### Dataset entries
========================================================================

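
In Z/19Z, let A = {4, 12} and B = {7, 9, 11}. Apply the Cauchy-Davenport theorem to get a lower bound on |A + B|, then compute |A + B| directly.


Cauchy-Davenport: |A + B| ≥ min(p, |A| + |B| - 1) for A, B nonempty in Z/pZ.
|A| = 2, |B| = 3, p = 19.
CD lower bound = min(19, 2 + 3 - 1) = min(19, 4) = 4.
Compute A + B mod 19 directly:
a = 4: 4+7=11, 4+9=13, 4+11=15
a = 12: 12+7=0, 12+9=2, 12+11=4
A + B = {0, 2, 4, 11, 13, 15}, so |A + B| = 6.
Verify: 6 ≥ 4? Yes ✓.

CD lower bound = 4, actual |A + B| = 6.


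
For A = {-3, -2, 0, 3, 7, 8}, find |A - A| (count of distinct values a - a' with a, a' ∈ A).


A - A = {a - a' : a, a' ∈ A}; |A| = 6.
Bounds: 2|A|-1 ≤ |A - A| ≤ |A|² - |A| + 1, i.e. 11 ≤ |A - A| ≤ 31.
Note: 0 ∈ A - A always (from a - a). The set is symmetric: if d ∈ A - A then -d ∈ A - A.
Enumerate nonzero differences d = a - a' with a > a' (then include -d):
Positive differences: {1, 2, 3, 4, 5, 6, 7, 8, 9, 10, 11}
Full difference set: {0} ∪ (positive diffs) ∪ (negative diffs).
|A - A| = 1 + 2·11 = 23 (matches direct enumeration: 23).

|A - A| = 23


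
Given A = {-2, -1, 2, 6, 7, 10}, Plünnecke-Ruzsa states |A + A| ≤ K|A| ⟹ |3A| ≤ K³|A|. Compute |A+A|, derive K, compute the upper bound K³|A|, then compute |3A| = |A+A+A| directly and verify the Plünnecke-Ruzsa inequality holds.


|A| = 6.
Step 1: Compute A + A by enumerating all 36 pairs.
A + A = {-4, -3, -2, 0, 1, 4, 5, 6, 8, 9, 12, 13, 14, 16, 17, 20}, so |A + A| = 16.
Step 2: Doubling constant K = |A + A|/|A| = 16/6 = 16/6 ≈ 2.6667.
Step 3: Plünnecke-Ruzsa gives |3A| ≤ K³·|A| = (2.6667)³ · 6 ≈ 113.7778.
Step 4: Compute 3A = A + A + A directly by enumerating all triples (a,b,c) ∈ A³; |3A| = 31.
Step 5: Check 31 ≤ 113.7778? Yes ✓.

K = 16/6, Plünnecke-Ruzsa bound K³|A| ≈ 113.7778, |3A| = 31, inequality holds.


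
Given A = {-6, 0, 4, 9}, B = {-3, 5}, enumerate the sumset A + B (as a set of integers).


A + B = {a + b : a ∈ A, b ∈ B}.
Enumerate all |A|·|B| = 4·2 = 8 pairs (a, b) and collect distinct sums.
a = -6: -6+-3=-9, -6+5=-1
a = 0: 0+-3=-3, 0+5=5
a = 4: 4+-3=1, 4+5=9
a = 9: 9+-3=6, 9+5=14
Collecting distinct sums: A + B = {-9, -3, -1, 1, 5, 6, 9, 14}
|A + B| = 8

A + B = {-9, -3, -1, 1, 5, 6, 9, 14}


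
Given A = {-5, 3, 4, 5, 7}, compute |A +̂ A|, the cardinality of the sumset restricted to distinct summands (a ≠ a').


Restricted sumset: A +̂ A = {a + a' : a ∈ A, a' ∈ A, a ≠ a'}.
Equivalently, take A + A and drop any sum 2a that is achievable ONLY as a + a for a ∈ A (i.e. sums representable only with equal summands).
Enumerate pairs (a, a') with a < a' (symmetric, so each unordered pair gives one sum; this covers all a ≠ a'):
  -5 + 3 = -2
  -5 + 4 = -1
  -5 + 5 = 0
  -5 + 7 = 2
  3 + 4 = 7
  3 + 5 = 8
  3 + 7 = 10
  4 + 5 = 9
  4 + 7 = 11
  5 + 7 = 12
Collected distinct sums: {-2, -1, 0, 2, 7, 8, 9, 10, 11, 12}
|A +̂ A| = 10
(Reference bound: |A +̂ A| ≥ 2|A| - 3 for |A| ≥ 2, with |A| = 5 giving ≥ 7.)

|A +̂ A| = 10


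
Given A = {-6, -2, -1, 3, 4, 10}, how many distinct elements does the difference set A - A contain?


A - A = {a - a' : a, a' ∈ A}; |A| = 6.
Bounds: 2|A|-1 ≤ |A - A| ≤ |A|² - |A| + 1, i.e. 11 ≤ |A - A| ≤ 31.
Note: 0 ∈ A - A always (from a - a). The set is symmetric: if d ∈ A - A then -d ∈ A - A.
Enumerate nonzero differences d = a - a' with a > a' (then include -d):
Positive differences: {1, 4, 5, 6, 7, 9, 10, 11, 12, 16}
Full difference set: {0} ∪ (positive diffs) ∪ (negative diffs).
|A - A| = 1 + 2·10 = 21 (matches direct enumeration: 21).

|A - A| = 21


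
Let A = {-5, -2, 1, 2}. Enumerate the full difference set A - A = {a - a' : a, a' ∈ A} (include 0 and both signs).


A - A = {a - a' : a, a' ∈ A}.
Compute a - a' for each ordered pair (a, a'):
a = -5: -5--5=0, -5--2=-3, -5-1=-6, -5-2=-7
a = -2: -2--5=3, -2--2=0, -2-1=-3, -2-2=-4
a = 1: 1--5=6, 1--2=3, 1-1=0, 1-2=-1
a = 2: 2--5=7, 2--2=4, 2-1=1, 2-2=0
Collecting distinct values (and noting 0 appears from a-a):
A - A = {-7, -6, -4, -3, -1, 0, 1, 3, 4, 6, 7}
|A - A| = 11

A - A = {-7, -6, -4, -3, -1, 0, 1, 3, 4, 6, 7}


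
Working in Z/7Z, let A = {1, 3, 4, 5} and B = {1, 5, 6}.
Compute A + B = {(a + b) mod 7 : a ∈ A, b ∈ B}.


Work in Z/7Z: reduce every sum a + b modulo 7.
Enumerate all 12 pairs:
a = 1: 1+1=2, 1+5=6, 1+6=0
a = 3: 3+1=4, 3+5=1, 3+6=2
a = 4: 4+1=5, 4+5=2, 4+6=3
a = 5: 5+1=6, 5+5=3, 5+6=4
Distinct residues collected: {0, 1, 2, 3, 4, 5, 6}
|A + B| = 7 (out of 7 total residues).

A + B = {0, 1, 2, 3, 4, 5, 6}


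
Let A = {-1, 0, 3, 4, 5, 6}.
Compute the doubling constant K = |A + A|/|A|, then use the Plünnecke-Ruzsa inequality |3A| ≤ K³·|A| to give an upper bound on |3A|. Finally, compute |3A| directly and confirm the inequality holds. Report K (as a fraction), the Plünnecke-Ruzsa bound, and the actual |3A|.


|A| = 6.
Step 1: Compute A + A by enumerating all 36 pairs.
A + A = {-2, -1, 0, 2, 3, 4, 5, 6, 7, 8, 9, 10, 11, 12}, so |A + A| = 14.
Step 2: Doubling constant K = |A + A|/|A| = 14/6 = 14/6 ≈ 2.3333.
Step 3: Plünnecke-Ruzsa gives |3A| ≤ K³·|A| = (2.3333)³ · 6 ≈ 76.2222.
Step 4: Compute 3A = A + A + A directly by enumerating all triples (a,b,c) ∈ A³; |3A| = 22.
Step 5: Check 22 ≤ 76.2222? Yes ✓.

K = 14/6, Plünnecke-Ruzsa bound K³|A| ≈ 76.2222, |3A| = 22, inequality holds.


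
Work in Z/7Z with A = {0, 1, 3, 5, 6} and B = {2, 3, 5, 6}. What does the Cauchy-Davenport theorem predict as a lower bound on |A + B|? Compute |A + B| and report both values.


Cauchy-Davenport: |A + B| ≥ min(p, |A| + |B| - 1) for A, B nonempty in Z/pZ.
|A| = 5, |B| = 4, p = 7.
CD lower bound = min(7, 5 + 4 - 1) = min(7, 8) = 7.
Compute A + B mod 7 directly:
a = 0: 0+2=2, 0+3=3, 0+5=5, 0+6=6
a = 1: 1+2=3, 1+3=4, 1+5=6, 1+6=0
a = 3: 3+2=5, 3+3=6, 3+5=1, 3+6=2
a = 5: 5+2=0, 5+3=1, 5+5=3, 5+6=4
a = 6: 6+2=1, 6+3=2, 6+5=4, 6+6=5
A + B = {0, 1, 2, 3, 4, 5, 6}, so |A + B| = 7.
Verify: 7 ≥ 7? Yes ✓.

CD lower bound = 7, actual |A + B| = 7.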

========================================================================

### What this task involves
Exactly as they appear, write out the lines from the one containing "Work in Z/7Z with" through the final line of the entries above, both included.

### Exercise response
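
Work in Z/7Z with A = {0, 1, 3, 5, 6} and B = {2, 3, 5, 6}. What does the Cauchy-Davenport theorem predict as a lower bound on |A + B|? Compute |A + B| and report both values.


Cauchy-Davenport: |A + B| ≥ min(p, |A| + |B| - 1) for A, B nonempty in Z/pZ.
|A| = 5, |B| = 4, p = 7.
CD lower bound = min(7, 5 + 4 - 1) = min(7, 8) = 7.
Compute A + B mod 7 directly:
a = 0: 0+2=2, 0+3=3, 0+5=5, 0+6=6
a = 1: 1+2=3, 1+3=4, 1+5=6, 1+6=0
a = 3: 3+2=5, 3+3=6, 3+5=1, 3+6=2
a = 5: 5+2=0, 5+3=1, 5+5=3, 5+6=4
a = 6: 6+2=1, 6+3=2, 6+5=4, 6+6=5
A + B = {0, 1, 2, 3, 4, 5, 6}, so |A + B| = 7.
Verify: 7 ≥ 7? Yes ✓.

CD lower bound = 7, actual |A + B| = 7.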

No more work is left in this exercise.